Task directions - Give every line below again, exactly as it appears.

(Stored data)
__________
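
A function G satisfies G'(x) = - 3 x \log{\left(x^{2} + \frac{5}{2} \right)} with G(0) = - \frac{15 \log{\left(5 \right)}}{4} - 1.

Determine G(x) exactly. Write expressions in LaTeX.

G(x) = \frac{- 6 x^{2} \log{\left(x^{2} + \frac{5}{2} \right)} + 6 x^{2} - 15 \log{\left(2 x^{2} + 5 \right)} - 4}{4}

For G(x) to be correct, d/dx[G] must agree with the stated G'(x) identically.
A general antiderivative is - \frac{3 x^{2} \log{\left(x^{2} + \frac{5}{2} \right)}}{2} + \frac{3 x^{2}}{2} - \frac{15 \log{\left(2 x^{2} + 5 \right)}}{4} + C.
The condition gives C = - \frac{15 \log{\left(5 \right)}}{4} - 1 - (- \frac{15 \log{\left(5 \right)}}{4}) = -1.
So G(x) = \frac{- 6 x^{2} \log{\left(x^{2} + \frac{5}{2} \right)} + 6 x^{2} - 15 \log{\left(2 x^{2} + 5 \right)} - 4}{4}.
Check: d/dx[\frac{- 6 x^{2} \log{\left(x^{2} + \frac{5}{2} \right)} + 6 x^{2} - 15 \log{\left(2 x^{2} + 5 \right)} - 4}{4}] = - 3 x \log{\left(x^{2} + \frac{5}{2} \right)} = G'(x).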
__________
Response area -
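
A function G satisfies G'(x) = - 3 x \log{\left(x^{2} + \frac{5}{2} \right)} with G(0) = - \frac{15 \log{\left(5 \right)}}{4} - 1.

Determine G(x) exactly. Write expressions in LaTeX.

G(x) = \frac{- 6 x^{2} \log{\left(x^{2} + \frac{5}{2} \right)} + 6 x^{2} - 15 \log{\left(2 x^{2} + 5 \right)} - 4}{4}

For G(x) to be correct, d/dx[G] must agree with the stated G'(x) identically.
A general antiderivative is - \frac{3 x^{2} \log{\left(x^{2} + \frac{5}{2} \right)}}{2} + \frac{3 x^{2}}{2} - \frac{15 \log{\left(2 x^{2} + 5 \right)}}{4} + C.
The condition gives C = - \frac{15 \log{\left(5 \right)}}{4} - 1 - (- \frac{15 \log{\left(5 \right)}}{4}) = -1.
So G(x) = \frac{- 6 x^{2} \log{\left(x^{2} + \frac{5}{2} \right)} + 6 x^{2} - 15 \log{\left(2 x^{2} + 5 \right)} - 4}{4}.
Check: d/dx[\frac{- 6 x^{2} \log{\left(x^{2} + \frac{5}{2} \right)} + 6 x^{2} - 15 \log{\left(2 x^{2} + 5 \right)} - 4}{4}] = - 3 x \log{\left(x^{2} + \frac{5}{2} \right)} = G'(x).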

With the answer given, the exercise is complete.